DIRECTIONS: Extract the line that contains "On what day of the week does 2348-08-29 fall?" and every line after it to the end of the records below, exactly as written and nothing else.

Entries taken from a collection:
################

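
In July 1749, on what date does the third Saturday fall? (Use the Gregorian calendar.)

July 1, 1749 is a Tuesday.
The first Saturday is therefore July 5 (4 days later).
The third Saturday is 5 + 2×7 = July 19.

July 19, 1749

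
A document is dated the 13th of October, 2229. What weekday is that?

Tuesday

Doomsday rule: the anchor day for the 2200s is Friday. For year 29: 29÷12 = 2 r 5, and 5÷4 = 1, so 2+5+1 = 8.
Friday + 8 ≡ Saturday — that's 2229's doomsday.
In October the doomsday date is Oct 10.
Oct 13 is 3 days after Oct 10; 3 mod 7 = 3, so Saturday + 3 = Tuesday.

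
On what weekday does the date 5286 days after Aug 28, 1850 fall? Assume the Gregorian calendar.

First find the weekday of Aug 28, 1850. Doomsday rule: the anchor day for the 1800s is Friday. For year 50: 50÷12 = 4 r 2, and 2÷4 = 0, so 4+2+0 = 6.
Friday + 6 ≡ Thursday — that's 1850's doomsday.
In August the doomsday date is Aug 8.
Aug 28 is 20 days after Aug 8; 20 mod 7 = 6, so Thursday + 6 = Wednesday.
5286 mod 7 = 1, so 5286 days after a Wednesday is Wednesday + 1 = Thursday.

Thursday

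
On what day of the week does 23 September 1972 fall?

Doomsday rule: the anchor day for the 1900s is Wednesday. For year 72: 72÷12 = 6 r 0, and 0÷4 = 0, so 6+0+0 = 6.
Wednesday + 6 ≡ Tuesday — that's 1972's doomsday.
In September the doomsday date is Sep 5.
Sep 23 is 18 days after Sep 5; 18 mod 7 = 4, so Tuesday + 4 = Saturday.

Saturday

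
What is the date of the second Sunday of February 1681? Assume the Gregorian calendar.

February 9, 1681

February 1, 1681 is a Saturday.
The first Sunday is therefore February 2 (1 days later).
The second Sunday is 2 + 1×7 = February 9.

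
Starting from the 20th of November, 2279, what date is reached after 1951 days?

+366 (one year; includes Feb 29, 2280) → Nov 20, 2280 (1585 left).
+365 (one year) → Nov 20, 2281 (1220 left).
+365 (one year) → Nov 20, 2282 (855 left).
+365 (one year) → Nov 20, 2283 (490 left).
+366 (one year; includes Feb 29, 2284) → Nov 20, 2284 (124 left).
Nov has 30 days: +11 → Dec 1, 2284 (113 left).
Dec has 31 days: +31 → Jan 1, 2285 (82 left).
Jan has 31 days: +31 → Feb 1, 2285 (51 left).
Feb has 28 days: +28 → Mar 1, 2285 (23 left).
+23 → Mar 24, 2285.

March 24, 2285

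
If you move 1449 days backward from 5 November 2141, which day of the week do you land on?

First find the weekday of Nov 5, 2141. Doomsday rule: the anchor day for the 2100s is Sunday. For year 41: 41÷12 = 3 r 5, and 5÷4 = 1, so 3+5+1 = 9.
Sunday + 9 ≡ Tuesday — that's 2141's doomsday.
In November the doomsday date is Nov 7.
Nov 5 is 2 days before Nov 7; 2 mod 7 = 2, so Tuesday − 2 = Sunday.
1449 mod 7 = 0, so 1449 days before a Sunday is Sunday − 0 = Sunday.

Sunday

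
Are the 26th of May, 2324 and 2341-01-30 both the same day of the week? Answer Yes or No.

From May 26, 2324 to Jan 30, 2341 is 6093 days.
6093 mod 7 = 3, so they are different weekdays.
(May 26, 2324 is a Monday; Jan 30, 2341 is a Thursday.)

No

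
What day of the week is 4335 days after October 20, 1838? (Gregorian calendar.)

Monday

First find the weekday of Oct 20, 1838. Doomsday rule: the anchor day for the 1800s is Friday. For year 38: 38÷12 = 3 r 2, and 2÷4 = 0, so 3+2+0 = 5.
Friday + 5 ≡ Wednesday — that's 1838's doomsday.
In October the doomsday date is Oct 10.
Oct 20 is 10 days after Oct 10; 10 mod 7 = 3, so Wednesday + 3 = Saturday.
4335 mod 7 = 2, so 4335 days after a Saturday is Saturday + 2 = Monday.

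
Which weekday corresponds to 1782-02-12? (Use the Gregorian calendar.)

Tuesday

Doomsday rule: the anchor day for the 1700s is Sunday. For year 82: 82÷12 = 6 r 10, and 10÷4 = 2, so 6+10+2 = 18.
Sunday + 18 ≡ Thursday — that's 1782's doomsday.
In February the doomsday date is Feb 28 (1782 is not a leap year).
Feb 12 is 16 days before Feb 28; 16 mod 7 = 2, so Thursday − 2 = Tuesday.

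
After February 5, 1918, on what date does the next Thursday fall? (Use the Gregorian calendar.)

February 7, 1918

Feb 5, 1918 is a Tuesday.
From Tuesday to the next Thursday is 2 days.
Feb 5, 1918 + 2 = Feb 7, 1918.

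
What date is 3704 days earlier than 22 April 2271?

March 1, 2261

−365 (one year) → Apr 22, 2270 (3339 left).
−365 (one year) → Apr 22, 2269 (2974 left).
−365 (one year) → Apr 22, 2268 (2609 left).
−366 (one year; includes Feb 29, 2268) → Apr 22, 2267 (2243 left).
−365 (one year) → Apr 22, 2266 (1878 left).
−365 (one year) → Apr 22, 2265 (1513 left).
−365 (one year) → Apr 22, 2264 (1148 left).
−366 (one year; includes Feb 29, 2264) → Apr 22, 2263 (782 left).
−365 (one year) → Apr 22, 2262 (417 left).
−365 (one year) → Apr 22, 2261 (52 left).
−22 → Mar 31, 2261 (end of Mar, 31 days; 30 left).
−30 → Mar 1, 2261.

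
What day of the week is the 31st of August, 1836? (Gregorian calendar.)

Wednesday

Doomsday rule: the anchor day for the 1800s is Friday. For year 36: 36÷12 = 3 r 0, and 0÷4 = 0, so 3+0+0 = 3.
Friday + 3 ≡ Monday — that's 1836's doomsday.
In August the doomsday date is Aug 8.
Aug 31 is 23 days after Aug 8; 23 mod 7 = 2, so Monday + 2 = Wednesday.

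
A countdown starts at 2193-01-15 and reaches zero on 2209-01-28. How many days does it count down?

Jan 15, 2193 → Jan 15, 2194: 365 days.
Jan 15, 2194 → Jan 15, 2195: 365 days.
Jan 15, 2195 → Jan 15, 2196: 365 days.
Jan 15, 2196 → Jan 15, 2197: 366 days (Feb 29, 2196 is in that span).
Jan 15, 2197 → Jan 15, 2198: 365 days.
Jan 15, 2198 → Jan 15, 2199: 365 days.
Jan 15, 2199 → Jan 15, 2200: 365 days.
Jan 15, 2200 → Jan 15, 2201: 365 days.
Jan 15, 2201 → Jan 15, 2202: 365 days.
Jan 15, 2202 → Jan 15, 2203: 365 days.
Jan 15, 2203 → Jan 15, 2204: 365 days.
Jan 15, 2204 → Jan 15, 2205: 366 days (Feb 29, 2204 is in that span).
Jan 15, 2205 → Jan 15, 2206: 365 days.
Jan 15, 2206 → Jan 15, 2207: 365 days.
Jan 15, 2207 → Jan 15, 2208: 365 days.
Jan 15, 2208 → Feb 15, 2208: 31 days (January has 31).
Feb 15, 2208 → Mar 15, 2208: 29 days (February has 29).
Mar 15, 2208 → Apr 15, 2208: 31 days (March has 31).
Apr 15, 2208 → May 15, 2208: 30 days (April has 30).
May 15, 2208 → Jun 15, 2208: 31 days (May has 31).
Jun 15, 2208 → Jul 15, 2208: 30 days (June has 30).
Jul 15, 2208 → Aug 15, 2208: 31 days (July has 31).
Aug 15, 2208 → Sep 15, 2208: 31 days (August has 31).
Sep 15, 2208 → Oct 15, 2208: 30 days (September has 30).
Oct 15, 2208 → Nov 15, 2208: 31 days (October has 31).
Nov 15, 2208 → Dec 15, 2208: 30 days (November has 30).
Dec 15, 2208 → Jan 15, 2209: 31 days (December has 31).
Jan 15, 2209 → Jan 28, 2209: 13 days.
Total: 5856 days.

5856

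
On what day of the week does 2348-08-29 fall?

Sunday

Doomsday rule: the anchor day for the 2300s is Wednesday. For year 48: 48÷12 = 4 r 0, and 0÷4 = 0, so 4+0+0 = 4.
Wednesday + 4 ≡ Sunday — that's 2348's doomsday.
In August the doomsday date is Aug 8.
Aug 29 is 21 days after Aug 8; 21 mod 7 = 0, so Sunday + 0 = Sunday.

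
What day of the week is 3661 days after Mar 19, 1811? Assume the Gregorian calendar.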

################

WRITTEN ANSWER:
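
On what day of the week does 2348-08-29 fall?

Sunday

Doomsday rule: the anchor day for the 2300s is Wednesday. For year 48: 48÷12 = 4 r 0, and 0÷4 = 0, so 4+0+0 = 4.
Wednesday + 4 ≡ Sunday — that's 2348's doomsday.
In August the doomsday date is Aug 8.
Aug 29 is 21 days after Aug 8; 21 mod 7 = 0, so Sunday + 0 = Sunday.

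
What day of the week is 3661 days after Mar 19, 1811? Assume the Gregorian calendar.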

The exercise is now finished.